* _RECORDS SUPPLIED_
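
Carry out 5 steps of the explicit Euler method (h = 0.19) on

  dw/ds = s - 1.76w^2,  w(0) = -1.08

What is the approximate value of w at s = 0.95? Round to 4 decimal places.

Euler: w_{n+1} = w_n + h·f(s_n, w_n).
s=0.000000, w=-1.080000: f=-2.052864 → w ← -1.080000 + 0.19·(-2.052864) = -1.470044
s=0.190000, w=-1.470044: f=-3.613413 → w ← -1.470044 + 0.19·(-3.613413) = -2.156593
s=0.380000, w=-2.156593: f=-7.805569 → w ← -2.156593 + 0.19·(-7.805569) = -3.639651
s=0.570000, w=-3.639651: f=-22.744820 → w ← -3.639651 + 0.19·(-22.744820) = -7.961166
s=0.760000, w=-7.961166: f=-110.789098 → w ← -7.961166 + 0.19·(-110.789098) = -29.011095
w(0.95) ≈ -29.0111

-29.0111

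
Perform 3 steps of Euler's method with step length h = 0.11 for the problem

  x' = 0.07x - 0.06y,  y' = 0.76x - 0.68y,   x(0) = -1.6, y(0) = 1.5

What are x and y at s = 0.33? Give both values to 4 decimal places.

-1.6624, 0.8106

Euler on (x,y): x_{n+1} = x_n + h·x', y_{n+1} = y_n + h·y'.
0.000000: (-1.600000, 1.500000); f=(-0.202000, -2.236000) → (-1.622220, 1.254040)
0.110000: (-1.622220, 1.254040); f=(-0.188798, -2.085634) → (-1.642988, 1.024620)
0.220000: (-1.642988, 1.024620); f=(-0.176486, -1.945412) → (-1.662401, 0.810625)
(x(0.33), y(0.33)) ≈ (-1.6624, 0.8106)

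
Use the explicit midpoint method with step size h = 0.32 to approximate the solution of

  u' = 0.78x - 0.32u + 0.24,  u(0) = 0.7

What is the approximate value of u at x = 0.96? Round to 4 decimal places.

Midpoint: k1 = f(x_n, u_n); k2 = f(x_n + h/2, u_n + (h/2)·k1); u_{n+1} = u_n + h·k2.
x=0.000000, u=0.700000:
  k1 = f(0.000000, 0.700000) = 0.016000
  k2 = f(0.160000, 0.702560) = 0.139981
  u ← 0.700000 + 0.32·0.139981 = 0.744794
x=0.320000, u=0.744794:
  k1 = f(0.320000, 0.744794) = 0.251266
  k2 = f(0.480000, 0.784996) = 0.363201
  u ← 0.744794 + 0.32·0.363201 = 0.861018
x=0.640000, u=0.861018:
  k1 = f(0.640000, 0.861018) = 0.463674
  k2 = f(0.800000, 0.935206) = 0.564734
  u ← 0.861018 + 0.32·0.564734 = 1.041733
u(0.96) ≈ 1.0417

1.0417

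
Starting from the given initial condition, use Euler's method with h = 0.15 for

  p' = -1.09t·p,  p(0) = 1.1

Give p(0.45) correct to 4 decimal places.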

* _WHAT NEEDS TO BE DONE_
Word for word, write out each record shown above.

* _ANSWER FOR THE TASK_
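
Carry out 5 steps of the explicit Euler method (h = 0.19) on

  dw/ds = s - 1.76w^2,  w(0) = -1.08

What is the approximate value of w at s = 0.95? Round to 4 decimal places.

Euler: w_{n+1} = w_n + h·f(s_n, w_n).
s=0.000000, w=-1.080000: f=-2.052864 → w ← -1.080000 + 0.19·(-2.052864) = -1.470044
s=0.190000, w=-1.470044: f=-3.613413 → w ← -1.470044 + 0.19·(-3.613413) = -2.156593
s=0.380000, w=-2.156593: f=-7.805569 → w ← -2.156593 + 0.19·(-7.805569) = -3.639651
s=0.570000, w=-3.639651: f=-22.744820 → w ← -3.639651 + 0.19·(-22.744820) = -7.961166
s=0.760000, w=-7.961166: f=-110.789098 → w ← -7.961166 + 0.19·(-110.789098) = -29.011095
w(0.95) ≈ -29.0111

-29.0111

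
Perform 3 steps of Euler's method with step length h = 0.11 for the problem

  x' = 0.07x - 0.06y,  y' = 0.76x - 0.68y,   x(0) = -1.6, y(0) = 1.5

What are x and y at s = 0.33? Give both values to 4 decimal places.

-1.6624, 0.8106

Euler on (x,y): x_{n+1} = x_n + h·x', y_{n+1} = y_n + h·y'.
0.000000: (-1.600000, 1.500000); f=(-0.202000, -2.236000) → (-1.622220, 1.254040)
0.110000: (-1.622220, 1.254040); f=(-0.188798, -2.085634) → (-1.642988, 1.024620)
0.220000: (-1.642988, 1.024620); f=(-0.176486, -1.945412) → (-1.662401, 0.810625)
(x(0.33), y(0.33)) ≈ (-1.6624, 0.8106)

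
Use the explicit midpoint method with step size h = 0.32 to approximate the solution of

  u' = 0.78x - 0.32u + 0.24,  u(0) = 0.7

What is the approximate value of u at x = 0.96? Round to 4 decimal places.

Midpoint: k1 = f(x_n, u_n); k2 = f(x_n + h/2, u_n + (h/2)·k1); u_{n+1} = u_n + h·k2.
x=0.000000, u=0.700000:
  k1 = f(0.000000, 0.700000) = 0.016000
  k2 = f(0.160000, 0.702560) = 0.139981
  u ← 0.700000 + 0.32·0.139981 = 0.744794
x=0.320000, u=0.744794:
  k1 = f(0.320000, 0.744794) = 0.251266
  k2 = f(0.480000, 0.784996) = 0.363201
  u ← 0.744794 + 0.32·0.363201 = 0.861018
x=0.640000, u=0.861018:
  k1 = f(0.640000, 0.861018) = 0.463674
  k2 = f(0.800000, 0.935206) = 0.564734
  u ← 0.861018 + 0.32·0.564734 = 1.041733
u(0.96) ≈ 1.0417

1.0417

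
Starting from the given initial condition, use Euler's method with h = 0.15 for

  p' = -1.09t·p,  p(0) = 1.1

Give p(0.45) correct to 4 decimal places.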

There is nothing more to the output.